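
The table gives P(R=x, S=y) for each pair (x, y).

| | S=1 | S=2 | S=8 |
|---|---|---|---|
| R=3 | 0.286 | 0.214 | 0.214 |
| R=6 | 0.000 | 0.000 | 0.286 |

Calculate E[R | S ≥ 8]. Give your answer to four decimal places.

4.7160

P(S ≥ 8) = 0.500.
Σ R·P over the event = 3·(0.214) + 6·(0.286) = 2.358.
E[R | S ≥ 8] = (2.358) / (0.500) = 4.7160.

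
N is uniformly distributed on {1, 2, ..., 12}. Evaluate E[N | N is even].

7

Given N is even, N is equally likely to be any of {2, 4, 6, 8, 10, 12}.
E[N | N is even] = (2 + 4 + 6 + 8 + 10 + 12) / 6 = 7.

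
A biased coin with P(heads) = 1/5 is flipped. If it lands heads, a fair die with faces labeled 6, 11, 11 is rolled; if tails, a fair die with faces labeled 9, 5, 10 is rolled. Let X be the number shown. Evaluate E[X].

E[X | heads] = (6+11+11)/3 = 28/3.
E[X | tails] = (9+5+10)/3 = 8.
E[X] = (1/5)·(28/3) + (4/5)·(8) = 124/15.

124/15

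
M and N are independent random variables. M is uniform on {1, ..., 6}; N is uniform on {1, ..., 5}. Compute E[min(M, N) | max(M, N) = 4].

Outcomes with max(M, N) = 4: (1,4), (2,4), (3,4), (4,1), (4,2), (4,3), (4,4), each with probability 1/30.
E[min(M, N) | max(M, N) = 4] = (1 + 2 + 3 + 1 + 2 + 3 + 4) / 7 = 16/7.

16/7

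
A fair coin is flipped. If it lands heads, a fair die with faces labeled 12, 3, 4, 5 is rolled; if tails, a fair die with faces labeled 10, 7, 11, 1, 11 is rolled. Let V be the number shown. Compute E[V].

E[V | heads] = (12+3+4+5)/4 = 6.
E[V | tails] = (10+7+11+1+11)/5 = 8.
E[V] = (1/2)·(6) + (1/2)·(8) = 7.

7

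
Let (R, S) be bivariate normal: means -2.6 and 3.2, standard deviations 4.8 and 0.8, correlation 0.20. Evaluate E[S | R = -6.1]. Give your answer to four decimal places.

3.0833

The regression of S on R has slope ρ·σ_S/σ_R and passes through (μ_R, μ_S).
E[S | R=-6.1] = 3.2 + (0.20)·(0.8/4.8)·(-6.1 − (-2.6)) = 3.2 + (0.033333)·(-3.5) = 3.0833.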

------------------------------------

Your instructions: Retype the listing above in full, with no alterations.

Answer for the task:
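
The table gives P(R=x, S=y) for each pair (x, y).

| | S=1 | S=2 | S=8 |
|---|---|---|---|
| R=3 | 0.286 | 0.214 | 0.214 |
| R=6 | 0.000 | 0.000 | 0.286 |

Calculate E[R | S ≥ 8]. Give your answer to four decimal places.

4.7160

P(S ≥ 8) = 0.500.
Σ R·P over the event = 3·(0.214) + 6·(0.286) = 2.358.
E[R | S ≥ 8] = (2.358) / (0.500) = 4.7160.

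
N is uniformly distributed on {1, 2, ..., 12}. Evaluate E[N | N is even].

7

Given N is even, N is equally likely to be any of {2, 4, 6, 8, 10, 12}.
E[N | N is even] = (2 + 4 + 6 + 8 + 10 + 12) / 6 = 7.

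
A biased coin with P(heads) = 1/5 is flipped. If it lands heads, a fair die with faces labeled 6, 11, 11 is rolled; if tails, a fair die with faces labeled 9, 5, 10 is rolled. Let X be the number shown. Evaluate E[X].

E[X | heads] = (6+11+11)/3 = 28/3.
E[X | tails] = (9+5+10)/3 = 8.
E[X] = (1/5)·(28/3) + (4/5)·(8) = 124/15.

124/15

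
M and N are independent random variables. M is uniform on {1, ..., 6}; N is uniform on {1, ..., 5}. Compute E[min(M, N) | max(M, N) = 4].

Outcomes with max(M, N) = 4: (1,4), (2,4), (3,4), (4,1), (4,2), (4,3), (4,4), each with probability 1/30.
E[min(M, N) | max(M, N) = 4] = (1 + 2 + 3 + 1 + 2 + 3 + 4) / 7 = 16/7.

16/7

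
A fair coin is flipped. If it lands heads, a fair die with faces labeled 12, 3, 4, 5 is rolled; if tails, a fair die with faces labeled 10, 7, 11, 1, 11 is rolled. Let V be the number shown. Compute E[V].

E[V | heads] = (12+3+4+5)/4 = 6.
E[V | tails] = (10+7+11+1+11)/5 = 8.
E[V] = (1/2)·(6) + (1/2)·(8) = 7.

7

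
Let (R, S) be bivariate normal: means -2.6 and 3.2, standard deviations 4.8 and 0.8, correlation 0.20. Evaluate E[S | R = -6.1]. Give your answer to four decimal places.

3.0833

The regression of S on R has slope ρ·σ_S/σ_R and passes through (μ_R, μ_S).
E[S | R=-6.1] = 3.2 + (0.20)·(0.8/4.8)·(-6.1 − (-2.6)) = 3.2 + (0.033333)·(-3.5) = 3.0833.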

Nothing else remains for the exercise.